[WORK INSTRUCTIONS]: Which lines of the records below contain the string "requires"? Report each of them.
==== TASK DATA ====
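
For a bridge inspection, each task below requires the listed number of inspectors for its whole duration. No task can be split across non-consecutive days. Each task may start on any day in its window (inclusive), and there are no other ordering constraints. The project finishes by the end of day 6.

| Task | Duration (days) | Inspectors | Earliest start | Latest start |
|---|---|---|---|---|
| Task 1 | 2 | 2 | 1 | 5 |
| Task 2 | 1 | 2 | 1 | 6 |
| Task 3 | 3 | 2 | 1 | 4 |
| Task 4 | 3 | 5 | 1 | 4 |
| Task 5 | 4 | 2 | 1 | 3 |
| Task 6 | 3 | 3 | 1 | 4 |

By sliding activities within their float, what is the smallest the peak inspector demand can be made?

Early-start (Task 1@1, Task 2@1, Task 3@1, Task 4@1, Task 5@1, Task 6@1) gives peak 16: d1:16  d2:14  d3:12  d4:2  d5:0  d6:0.
Shift Task 4→4, Task 5→2.
Schedule Task 1@1, Task 2@1, Task 3@1, Task 4@4, Task 5@2, Task 6@1: d1:9  d2:9  d3:7  d4:7  d5:7  d6:5 — peak 9.

9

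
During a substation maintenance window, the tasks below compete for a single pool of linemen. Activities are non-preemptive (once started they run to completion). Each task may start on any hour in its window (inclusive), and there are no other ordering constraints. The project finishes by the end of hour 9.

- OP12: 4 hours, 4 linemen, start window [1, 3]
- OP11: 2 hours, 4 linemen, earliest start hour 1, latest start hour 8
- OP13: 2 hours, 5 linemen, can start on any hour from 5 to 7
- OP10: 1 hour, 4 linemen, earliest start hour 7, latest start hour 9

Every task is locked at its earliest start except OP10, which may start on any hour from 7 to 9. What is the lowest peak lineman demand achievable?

8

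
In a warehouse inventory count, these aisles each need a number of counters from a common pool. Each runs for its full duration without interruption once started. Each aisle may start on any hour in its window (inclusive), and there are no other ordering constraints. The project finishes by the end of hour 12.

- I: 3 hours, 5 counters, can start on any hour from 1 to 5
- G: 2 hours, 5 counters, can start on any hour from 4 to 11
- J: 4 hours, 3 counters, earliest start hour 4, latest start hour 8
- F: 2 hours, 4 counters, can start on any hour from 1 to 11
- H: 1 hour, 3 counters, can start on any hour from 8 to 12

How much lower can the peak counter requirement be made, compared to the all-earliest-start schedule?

4

Early-start peak: h1:9  h2:9  h3:5  h4:8  h5:8  h6:3  h7:3  h8:3  h9:0  h10:0  h11:0  h12:0 ⇒ 9.
Leveled (I@1, G@4, J@6, F@10, H@12): h1:5  h2:5  h3:5  h4:5  h5:5  h6:3  h7:3  h8:3  h9:3  h10:4  h11:4  h12:3 ⇒ 5.
Reduction 9 − 5 = 4.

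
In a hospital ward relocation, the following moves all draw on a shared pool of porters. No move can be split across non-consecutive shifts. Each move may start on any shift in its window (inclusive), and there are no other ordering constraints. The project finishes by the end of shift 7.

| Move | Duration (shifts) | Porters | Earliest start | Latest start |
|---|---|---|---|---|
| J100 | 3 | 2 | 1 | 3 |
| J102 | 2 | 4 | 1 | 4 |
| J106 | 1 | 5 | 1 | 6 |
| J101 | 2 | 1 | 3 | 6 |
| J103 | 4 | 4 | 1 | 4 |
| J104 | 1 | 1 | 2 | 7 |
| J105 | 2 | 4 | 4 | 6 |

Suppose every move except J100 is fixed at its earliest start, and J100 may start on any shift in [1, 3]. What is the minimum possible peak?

13

J100@1: s1:15  s2:11  s3:7  s4:9  s5:4  s6:0  s7:0 → peak 15
J100@2: s1:13  s2:11  s3:7  s4:11  s5:4  s6:0  s7:0 → peak 13
J100@3: s1:13  s2:9  s3:7  s4:11  s5:6  s6:0  s7:0 → peak 13
Best is J100@2, peak 13.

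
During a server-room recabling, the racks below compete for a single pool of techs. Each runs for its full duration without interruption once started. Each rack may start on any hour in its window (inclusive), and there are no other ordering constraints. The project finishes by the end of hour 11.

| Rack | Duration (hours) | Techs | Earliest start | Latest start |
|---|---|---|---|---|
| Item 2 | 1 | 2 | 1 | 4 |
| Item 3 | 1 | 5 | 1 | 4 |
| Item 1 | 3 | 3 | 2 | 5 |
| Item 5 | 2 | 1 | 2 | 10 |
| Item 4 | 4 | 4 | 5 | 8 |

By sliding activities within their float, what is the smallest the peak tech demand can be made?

Early-start (Item 2@1, Item 3@1, Item 1@2, Item 5@2, Item 4@5) gives peak 7: h1:7  h2:4  h3:4  h4:3  h5:4  h6:4  h7:4  h8:4  h9:0  h10:0  h11:0.
Shift Item 3→2, Item 1→3, Item 5→3, Item 4→6.
Schedule Item 2@1, Item 3@2, Item 1@3, Item 5@3, Item 4@6: h1:2  h2:5  h3:4  h4:4  h5:3  h6:4  h7:4  h8:4  h9:4  h10:0  h11:0 — peak 5.

5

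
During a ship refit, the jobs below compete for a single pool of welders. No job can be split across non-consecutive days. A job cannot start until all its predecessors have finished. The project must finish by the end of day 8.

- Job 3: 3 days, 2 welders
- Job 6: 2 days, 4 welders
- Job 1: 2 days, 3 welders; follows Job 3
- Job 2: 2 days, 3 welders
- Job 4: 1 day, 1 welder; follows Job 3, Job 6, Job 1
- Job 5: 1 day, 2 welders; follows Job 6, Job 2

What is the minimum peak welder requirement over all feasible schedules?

Early-start (Job 3@1, Job 6@1, Job 1@4, Job 2@1, Job 4@6, Job 5@3) gives peak 9: d1:9  d2:9  d3:4  d4:3  d5:3  d6:1  d7:0  d8:0.
Shift Job 6→4, Job 1→6, Job 4→8, Job 5→6.
Schedule Job 3@1, Job 6@4, Job 1@6, Job 2@1, Job 4@8, Job 5@6: d1:5  d2:5  d3:2  d4:4  d5:4  d6:5  d7:3  d8:1 — peak 5.

5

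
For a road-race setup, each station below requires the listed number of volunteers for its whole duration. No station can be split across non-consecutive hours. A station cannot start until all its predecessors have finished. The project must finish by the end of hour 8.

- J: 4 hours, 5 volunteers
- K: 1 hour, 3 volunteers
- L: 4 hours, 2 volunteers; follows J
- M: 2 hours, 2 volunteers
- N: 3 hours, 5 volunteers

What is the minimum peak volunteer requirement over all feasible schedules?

7

Early-start (J@1, K@1, L@5, M@1, N@1) gives peak 15: h1:15  h2:12  h3:10  h4:5  h5:2  h6:2  h7:2  h8:2.
Shift K→5, N→6.
Schedule J@1, K@5, L@5, M@1, N@6: h1:7  h2:7  h3:5  h4:5  h5:5  h6:7  h7:7  h8:7 — peak 7.
Total volunteer-hours = 50 over 8 hours ⇒ peak ≥ ⌈50/8⌉ = 7, so 7 is optimal.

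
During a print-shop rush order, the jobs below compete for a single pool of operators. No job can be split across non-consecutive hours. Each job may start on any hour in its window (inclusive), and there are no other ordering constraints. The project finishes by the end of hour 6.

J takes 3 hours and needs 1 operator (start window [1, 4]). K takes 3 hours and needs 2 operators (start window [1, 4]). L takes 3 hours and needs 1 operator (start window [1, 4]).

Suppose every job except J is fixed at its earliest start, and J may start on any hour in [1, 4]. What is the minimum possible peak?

J@1: h1:4  h2:4  h3:4  h4:0  h5:0  h6:0 → peak 4
J@2: h1:3  h2:4  h3:4  h4:1  h5:0  h6:0 → peak 4
J@3: h1:3  h2:3  h3:4  h4:1  h5:1  h6:0 → peak 4
J@4: h1:3  h2:3  h3:3  h4:1  h5:1  h6:1 → peak 3
Best is J@4, peak 3.

3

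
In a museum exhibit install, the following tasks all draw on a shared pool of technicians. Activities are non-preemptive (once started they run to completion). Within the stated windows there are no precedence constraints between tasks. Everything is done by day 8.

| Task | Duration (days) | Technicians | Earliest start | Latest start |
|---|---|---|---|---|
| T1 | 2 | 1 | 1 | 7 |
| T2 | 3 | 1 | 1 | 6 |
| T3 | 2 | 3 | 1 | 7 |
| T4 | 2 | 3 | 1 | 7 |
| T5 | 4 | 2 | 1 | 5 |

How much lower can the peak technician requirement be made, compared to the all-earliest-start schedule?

6

Early-start peak: d1:10  d2:10  d3:3  d4:2  d5:0  d6:0  d7:0  d8:0 ⇒ 10.
Leveled (T1@1, T2@1, T3@5, T4@7, T5@1): d1:4  d2:4  d3:3  d4:2  d5:3  d6:3  d7:3  d8:3 ⇒ 4.
Reduction 10 − 4 = 6.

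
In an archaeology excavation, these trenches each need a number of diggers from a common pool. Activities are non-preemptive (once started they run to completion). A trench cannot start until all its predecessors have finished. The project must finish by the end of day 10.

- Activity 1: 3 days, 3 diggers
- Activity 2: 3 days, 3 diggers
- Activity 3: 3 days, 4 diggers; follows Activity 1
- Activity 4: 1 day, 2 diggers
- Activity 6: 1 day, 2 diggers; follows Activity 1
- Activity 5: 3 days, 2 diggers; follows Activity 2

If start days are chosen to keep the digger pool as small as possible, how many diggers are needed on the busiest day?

Early-start (Activity 1@1, Activity 2@1, Activity 3@4, Activity 4@1, Activity 6@4, Activity 5@4) gives peak 8: d1:8  d2:6  d3:6  d4:8  d5:6  d6:6  d7:0  d8:0  d9:0  d10:0.
Shift Activity 1→4, Activity 3→7, Activity 6→10.
Schedule Activity 1@4, Activity 2@1, Activity 3@7, Activity 4@1, Activity 6@10, Activity 5@4: d1:5  d2:3  d3:3  d4:5  d5:5  d6:5  d7:4  d8:4  d9:4  d10:2 — peak 5.

5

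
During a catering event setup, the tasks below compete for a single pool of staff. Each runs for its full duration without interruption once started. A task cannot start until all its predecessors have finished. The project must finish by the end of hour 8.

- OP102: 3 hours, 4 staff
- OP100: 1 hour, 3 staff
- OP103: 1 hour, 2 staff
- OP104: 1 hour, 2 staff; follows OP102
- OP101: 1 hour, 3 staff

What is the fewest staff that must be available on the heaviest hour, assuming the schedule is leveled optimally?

Early-start (OP102@1, OP100@1, OP103@1, OP104@4, OP101@1) gives peak 12: h1:12  h2:4  h3:4  h4:2  h5:0  h6:0  h7:0  h8:0.
Shift OP100→4, OP103→5, OP104→5, OP101→6.
Schedule OP102@1, OP100@4, OP103@5, OP104@5, OP101@6: h1:4  h2:4  h3:4  h4:3  h5:4  h6:3  h7:0  h8:0 — peak 4.

4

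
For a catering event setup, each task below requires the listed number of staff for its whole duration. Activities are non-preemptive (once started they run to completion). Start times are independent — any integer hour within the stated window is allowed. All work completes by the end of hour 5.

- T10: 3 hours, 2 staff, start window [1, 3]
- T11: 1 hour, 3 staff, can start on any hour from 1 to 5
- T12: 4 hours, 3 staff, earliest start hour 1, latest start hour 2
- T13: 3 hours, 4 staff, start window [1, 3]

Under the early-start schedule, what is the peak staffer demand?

12

Early-start schedule: T10@1, T11@1, T12@1, T13@1.
Load per hour: hour 1: 12, hour 2: 9, hour 3: 9, hour 4: 3, hour 5: 0.
Peak is 12.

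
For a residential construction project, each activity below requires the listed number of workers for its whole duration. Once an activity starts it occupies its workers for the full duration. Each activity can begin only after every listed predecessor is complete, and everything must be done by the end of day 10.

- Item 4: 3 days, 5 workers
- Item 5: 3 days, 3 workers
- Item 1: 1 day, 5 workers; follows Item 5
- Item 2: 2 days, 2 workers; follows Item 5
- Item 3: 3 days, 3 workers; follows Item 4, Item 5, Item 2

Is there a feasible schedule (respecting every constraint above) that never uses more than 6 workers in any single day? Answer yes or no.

The minimum achievable peak is 7; 6 < 7, so no feasible schedule stays within the cap.

no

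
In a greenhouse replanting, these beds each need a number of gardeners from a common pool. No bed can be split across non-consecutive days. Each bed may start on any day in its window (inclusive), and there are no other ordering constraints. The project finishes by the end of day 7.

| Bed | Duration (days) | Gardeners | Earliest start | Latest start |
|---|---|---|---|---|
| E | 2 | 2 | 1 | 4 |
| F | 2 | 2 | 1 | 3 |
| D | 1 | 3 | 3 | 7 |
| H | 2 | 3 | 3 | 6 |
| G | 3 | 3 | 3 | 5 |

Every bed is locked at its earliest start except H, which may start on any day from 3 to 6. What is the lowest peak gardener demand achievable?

H@3: d1:4  d2:4  d3:9  d4:6  d5:3  d6:0  d7:0 → peak 9
H@4: d1:4  d2:4  d3:6  d4:6  d5:6  d6:0  d7:0 → peak 6
H@5: d1:4  d2:4  d3:6  d4:3  d5:6  d6:3  d7:0 → peak 6
H@6: d1:4  d2:4  d3:6  d4:3  d5:3  d6:3  d7:3 → peak 6
Best is H@4, peak 6.

6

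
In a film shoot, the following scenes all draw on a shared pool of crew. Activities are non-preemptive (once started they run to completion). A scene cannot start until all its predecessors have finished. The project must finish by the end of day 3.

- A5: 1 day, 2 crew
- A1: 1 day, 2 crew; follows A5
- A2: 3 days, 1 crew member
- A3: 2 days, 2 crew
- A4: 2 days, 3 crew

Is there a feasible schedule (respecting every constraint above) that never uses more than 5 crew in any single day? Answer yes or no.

no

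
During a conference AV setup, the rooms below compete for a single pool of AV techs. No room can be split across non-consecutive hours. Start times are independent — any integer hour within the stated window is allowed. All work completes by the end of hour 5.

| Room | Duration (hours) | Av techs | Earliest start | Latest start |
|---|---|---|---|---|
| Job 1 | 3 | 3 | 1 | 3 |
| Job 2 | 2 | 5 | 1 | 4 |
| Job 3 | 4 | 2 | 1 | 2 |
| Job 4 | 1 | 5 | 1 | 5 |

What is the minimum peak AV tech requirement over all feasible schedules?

8

Early-start (Job 1@1, Job 2@1, Job 3@1, Job 4@1) gives peak 15: h1:15  h2:10  h3:5  h4:2  h5:0.
Shift Job 2→4, Job 3→2.
Schedule Job 1@1, Job 2@4, Job 3@2, Job 4@1: h1:8  h2:5  h3:5  h4:7  h5:7 — peak 8.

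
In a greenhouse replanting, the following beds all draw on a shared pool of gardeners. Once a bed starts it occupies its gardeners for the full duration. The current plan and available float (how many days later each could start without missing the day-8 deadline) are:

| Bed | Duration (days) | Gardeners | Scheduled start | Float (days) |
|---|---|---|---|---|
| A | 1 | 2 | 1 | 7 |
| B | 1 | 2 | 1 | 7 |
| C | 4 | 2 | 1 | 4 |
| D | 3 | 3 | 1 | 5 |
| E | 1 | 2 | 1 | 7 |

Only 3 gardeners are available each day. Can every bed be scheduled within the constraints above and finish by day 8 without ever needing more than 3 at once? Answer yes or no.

The minimum achievable peak is 4; 3 < 4, so no feasible schedule stays within the cap.

no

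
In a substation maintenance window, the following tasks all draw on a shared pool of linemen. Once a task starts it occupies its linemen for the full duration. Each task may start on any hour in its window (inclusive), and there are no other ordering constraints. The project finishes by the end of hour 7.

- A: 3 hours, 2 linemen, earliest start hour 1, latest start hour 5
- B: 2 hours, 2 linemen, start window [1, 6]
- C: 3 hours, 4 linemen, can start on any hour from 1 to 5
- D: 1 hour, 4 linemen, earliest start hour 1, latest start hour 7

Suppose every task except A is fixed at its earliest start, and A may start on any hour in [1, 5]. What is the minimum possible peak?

10

A@1: h1:12  h2:8  h3:6  h4:0  h5:0  h6:0  h7:0 → peak 12
A@2: h1:10  h2:8  h3:6  h4:2  h5:0  h6:0  h7:0 → peak 10
A@3: h1:10  h2:6  h3:6  h4:2  h5:2  h6:0  h7:0 → peak 10
A@4: h1:10  h2:6  h3:4  h4:2  h5:2  h6:2  h7:0 → peak 10
A@5: h1:10  h2:6  h3:4  h4:0  h5:2  h6:2  h7:2 → peak 10
Best is A@2, peak 10.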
====
[TASK ANSWER]:
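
For a bridge inspection, each task below requires the listed number of inspectors for its whole duration. No task can be split across non-consecutive days. Each task may start on any day in its window (inclusive), and there are no other ordering constraints. The project finishes by the end of day 6.
For a road-race setup, each station below requires the listed number of volunteers for its whole duration. No station can be split across non-consecutive hours. A station cannot start until all its predecessors have finished. The project must finish by the end of hour 8.
For a catering event setup, each task below requires the listed number of staff for its whole duration. Activities are non-preemptive (once started they run to completion). Start times are independent — any integer hour within the stated window is allowed. All work completes by the end of hour 5.
For a residential construction project, each activity below requires the listed number of workers for its whole duration. Once an activity starts it occupies its workers for the full duration. Each activity can begin only after every listed predecessor is complete, and everything must be done by the end of day 10.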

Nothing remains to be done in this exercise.